■ Your instructions
Beginning with the line that has "Job J1 has runs" in it, transcribe the listing exactly through its final line, and add nothing.
Input material Block Start
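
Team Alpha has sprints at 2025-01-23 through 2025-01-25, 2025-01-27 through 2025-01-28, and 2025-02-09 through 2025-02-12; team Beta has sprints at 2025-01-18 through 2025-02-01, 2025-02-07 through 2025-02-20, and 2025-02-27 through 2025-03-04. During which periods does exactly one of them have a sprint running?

2025-01-18 through 2025-01-22, 2025-01-26 through 2025-01-26, 2025-01-29 through 2025-02-01, 2025-02-07 through 2025-02-08, 2025-02-13 through 2025-02-20, 2025-02-27 through 2025-03-04

A but not B: none.
B but not A: 2025-01-18 through 2025-01-22, 2025-01-26 through 2025-01-26, 2025-01-29 through 2025-02-01, 2025-02-07 through 2025-02-08, 2025-02-13 through 2025-02-20, 2025-02-27 through 2025-03-04.
Combining gives A △ B.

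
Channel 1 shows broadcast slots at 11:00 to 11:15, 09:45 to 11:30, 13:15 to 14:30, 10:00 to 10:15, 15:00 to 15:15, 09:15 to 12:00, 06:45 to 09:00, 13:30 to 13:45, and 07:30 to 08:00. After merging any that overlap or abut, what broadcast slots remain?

06:45-09:00, 09:15-12:00, 13:15-14:30, 15:00-15:15

Sort by start: 06:45-09:00, 07:30-08:00, 09:15-12:00, 09:45-11:30, 10:00-10:15, 11:00-11:15, 13:15-14:30, 13:30-13:45, 15:00-15:15.
07:30-08:00 overlaps/touches 06:45-09:00 → extend to 06:45-09:00.
09:15-12:00 is disjoint → start new block.
09:45-11:30 overlaps/touches 09:15-12:00 → extend to 09:15-12:00.
10:00-10:15 overlaps/touches 09:15-12:00 → extend to 09:15-12:00.
11:00-11:15 overlaps/touches 09:15-12:00 → extend to 09:15-12:00.
13:15-14:30 is disjoint → start new block.
13:30-13:45 overlaps/touches 13:15-14:30 → extend to 13:15-14:30.
15:00-15:15 is disjoint → start new block.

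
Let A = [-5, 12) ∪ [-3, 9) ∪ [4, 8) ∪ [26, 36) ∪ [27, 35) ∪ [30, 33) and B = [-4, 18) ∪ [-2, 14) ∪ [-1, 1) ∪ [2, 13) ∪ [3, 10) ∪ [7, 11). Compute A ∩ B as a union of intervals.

[-4, 12)

Merge the first list: [-5, 12), [26, 36).
Merge the second list: [-4, 18).
[-5, 12) ∩ B → [-4, 12).
[26, 36) meets no B interval.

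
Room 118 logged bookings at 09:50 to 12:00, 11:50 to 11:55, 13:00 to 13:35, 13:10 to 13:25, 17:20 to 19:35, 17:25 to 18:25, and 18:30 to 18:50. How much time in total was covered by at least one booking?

5 h

Merged: 09:50-12:00, 13:00-13:35, 17:20-19:35.
Lengths: 2 h 10 min + 35 min + 2 h 15 min = 5 h.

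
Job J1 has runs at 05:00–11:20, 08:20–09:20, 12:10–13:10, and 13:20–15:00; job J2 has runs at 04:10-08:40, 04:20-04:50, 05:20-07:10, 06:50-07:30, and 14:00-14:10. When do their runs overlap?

05:00–08:40, 14:00–14:10

Merge the first list: 05:00–11:20, 12:10–13:10, 13:20–15:00.
Merge the second list: 04:10–08:40, 14:00–14:10.
05:00–11:20 meets the second set on 05:00–08:40.
12:10–13:10: no overlap with the second set.
13:20–15:00 meets the second set on 14:00–14:10.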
Input material Block End
■ Answer to this exercise
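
Job J1 has runs at 05:00–11:20, 08:20–09:20, 12:10–13:10, and 13:20–15:00; job J2 has runs at 04:10-08:40, 04:20-04:50, 05:20-07:10, 06:50-07:30, and 14:00-14:10. When do their runs overlap?

05:00–08:40, 14:00–14:10

Merge the first list: 05:00–11:20, 12:10–13:10, 13:20–15:00.
Merge the second list: 04:10–08:40, 14:00–14:10.
05:00–11:20 meets the second set on 05:00–08:40.
12:10–13:10: no overlap with the second set.
13:20–15:00 meets the second set on 14:00–14:10.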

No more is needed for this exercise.